BEGIN The records

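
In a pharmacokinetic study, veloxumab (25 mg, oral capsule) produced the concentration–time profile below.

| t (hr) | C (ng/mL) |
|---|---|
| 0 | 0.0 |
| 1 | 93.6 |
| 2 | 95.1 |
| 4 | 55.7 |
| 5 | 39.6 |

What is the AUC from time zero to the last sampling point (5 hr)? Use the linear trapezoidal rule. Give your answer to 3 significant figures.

AUC = 340 ng/mL·hr

Trapezoidal AUC_0→5:
  [0→1]: (0.0+93.6)/2 × 1 = 46.8
  [1→2]: (93.6+95.1)/2 × 1 = 94.35
  [2→4]: (95.1+55.7)/2 × 2 = 150.8
  [4→5]: (55.7+39.6)/2 × 1 = 47.65
  Sum = 339.6 ng/mL·hr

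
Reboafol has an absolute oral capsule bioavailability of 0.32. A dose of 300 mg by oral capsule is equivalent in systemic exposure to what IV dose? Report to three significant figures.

Systemic exposure from an extravascular dose = F × D_ev, so the equivalent IV dose is F × D_ev.
D_iv = F × D_ev = 0.32 × 300 = 96 mg

D_iv = 96.0 mg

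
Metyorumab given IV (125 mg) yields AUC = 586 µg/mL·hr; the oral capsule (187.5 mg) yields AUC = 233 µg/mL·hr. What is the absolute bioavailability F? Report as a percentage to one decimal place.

F = 26.5%

F = (AUC_ev / D_ev) / (AUC_iv / D_iv)
  = (233/187.5) / (586/125)
  = 1.24267 / 4.688 = 0.2651
  = 26.51%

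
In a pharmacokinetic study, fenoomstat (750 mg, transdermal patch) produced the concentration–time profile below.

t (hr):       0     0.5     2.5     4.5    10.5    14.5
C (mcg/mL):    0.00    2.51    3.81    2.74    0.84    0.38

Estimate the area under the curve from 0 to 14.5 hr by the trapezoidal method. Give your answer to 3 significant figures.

Trapezoidal AUC_0→14.5:
  [0→0.5]: (0.00+2.51)/2 × 0.5 = 0.6275
  [0.5→2.5]: (2.51+3.81)/2 × 2 = 6.32
  [2.5→4.5]: (3.81+2.74)/2 × 2 = 6.55
  [4.5→10.5]: (2.74+0.84)/2 × 6 = 10.74
  [10.5→14.5]: (0.84+0.38)/2 × 4 = 2.44
  Sum = 26.6775 mcg/mL·hr

AUC = 26.7 mcg/mL·hr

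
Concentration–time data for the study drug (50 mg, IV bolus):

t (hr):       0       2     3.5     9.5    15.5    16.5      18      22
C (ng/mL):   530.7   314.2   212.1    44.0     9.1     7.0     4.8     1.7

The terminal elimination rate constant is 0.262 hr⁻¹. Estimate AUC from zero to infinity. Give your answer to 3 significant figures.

AUC = 2200 ng/mL·hr

Trapezoidal AUC_0→22:
  [0→2]: (530.7+314.2)/2 × 2 = 844.9
  [2→3.5]: (314.2+212.1)/2 × 1.5 = 394.725
  [3.5→9.5]: (212.1+44.0)/2 × 6 = 768.3
  [9.5→15.5]: (44.0+9.1)/2 × 6 = 159.3
  [15.5→16.5]: (9.1+7.0)/2 × 1 = 8.05
  [16.5→18]: (7.0+4.8)/2 × 1.5 = 8.85
  [18→22]: (4.8+1.7)/2 × 4 = 13.0
  Sum = 2197.125 ng/mL·hr
Extrapolated tail: C_last / k_e = 1.7 / 0.262 = 6.489
AUC_0→∞ = 2197.125 + 6.489 = 2203.614 ng/mL·hr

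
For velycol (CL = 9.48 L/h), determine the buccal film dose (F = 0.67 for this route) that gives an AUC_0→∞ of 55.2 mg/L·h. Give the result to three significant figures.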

END The records

Task details -
Exactly reproduce every line found in the records.

Expected output -
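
In a pharmacokinetic study, veloxumab (25 mg, oral capsule) produced the concentration–time profile below.

| t (hr) | C (ng/mL) |
|---|---|
| 0 | 0.0 |
| 1 | 93.6 |
| 2 | 95.1 |
| 4 | 55.7 |
| 5 | 39.6 |

What is the AUC from time zero to the last sampling point (5 hr)? Use the linear trapezoidal rule. Give your answer to 3 significant figures.

AUC = 340 ng/mL·hr

Trapezoidal AUC_0→5:
  [0→1]: (0.0+93.6)/2 × 1 = 46.8
  [1→2]: (93.6+95.1)/2 × 1 = 94.35
  [2→4]: (95.1+55.7)/2 × 2 = 150.8
  [4→5]: (55.7+39.6)/2 × 1 = 47.65
  Sum = 339.6 ng/mL·hr

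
Reboafol has an absolute oral capsule bioavailability of 0.32. A dose of 300 mg by oral capsule is equivalent in systemic exposure to what IV dose? Report to three significant figures.

Systemic exposure from an extravascular dose = F × D_ev, so the equivalent IV dose is F × D_ev.
D_iv = F × D_ev = 0.32 × 300 = 96 mg

D_iv = 96.0 mg

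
Metyorumab given IV (125 mg) yields AUC = 586 µg/mL·hr; the oral capsule (187.5 mg) yields AUC = 233 µg/mL·hr. What is the absolute bioavailability F? Report as a percentage to one decimal place.

F = 26.5%

F = (AUC_ev / D_ev) / (AUC_iv / D_iv)
  = (233/187.5) / (586/125)
  = 1.24267 / 4.688 = 0.2651
  = 26.51%

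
In a pharmacokinetic study, fenoomstat (750 mg, transdermal patch) produced the concentration–time profile below.

t (hr):       0     0.5     2.5     4.5    10.5    14.5
C (mcg/mL):    0.00    2.51    3.81    2.74    0.84    0.38

Estimate the area under the curve from 0 to 14.5 hr by the trapezoidal method. Give your answer to 3 significant figures.

Trapezoidal AUC_0→14.5:
  [0→0.5]: (0.00+2.51)/2 × 0.5 = 0.6275
  [0.5→2.5]: (2.51+3.81)/2 × 2 = 6.32
  [2.5→4.5]: (3.81+2.74)/2 × 2 = 6.55
  [4.5→10.5]: (2.74+0.84)/2 × 6 = 10.74
  [10.5→14.5]: (0.84+0.38)/2 × 4 = 2.44
  Sum = 26.6775 mcg/mL·hr

AUC = 26.7 mcg/mL·hr

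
Concentration–time data for the study drug (50 mg, IV bolus):

t (hr):       0       2     3.5     9.5    15.5    16.5      18      22
C (ng/mL):   530.7   314.2   212.1    44.0     9.1     7.0     4.8     1.7

The terminal elimination rate constant is 0.262 hr⁻¹. Estimate AUC from zero to infinity. Give your answer to 3 significant figures.

AUC = 2200 ng/mL·hr

Trapezoidal AUC_0→22:
  [0→2]: (530.7+314.2)/2 × 2 = 844.9
  [2→3.5]: (314.2+212.1)/2 × 1.5 = 394.725
  [3.5→9.5]: (212.1+44.0)/2 × 6 = 768.3
  [9.5→15.5]: (44.0+9.1)/2 × 6 = 159.3
  [15.5→16.5]: (9.1+7.0)/2 × 1 = 8.05
  [16.5→18]: (7.0+4.8)/2 × 1.5 = 8.85
  [18→22]: (4.8+1.7)/2 × 4 = 13.0
  Sum = 2197.125 ng/mL·hr
Extrapolated tail: C_last / k_e = 1.7 / 0.262 = 6.489
AUC_0→∞ = 2197.125 + 6.489 = 2203.614 ng/mL·hr

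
For velycol (CL = 9.48 L/h), determine the buccal film dose (F = 0.67 for this route) that gives an AUC_0→∞ of 55.2 mg/L·h. Give the result to three significant figures.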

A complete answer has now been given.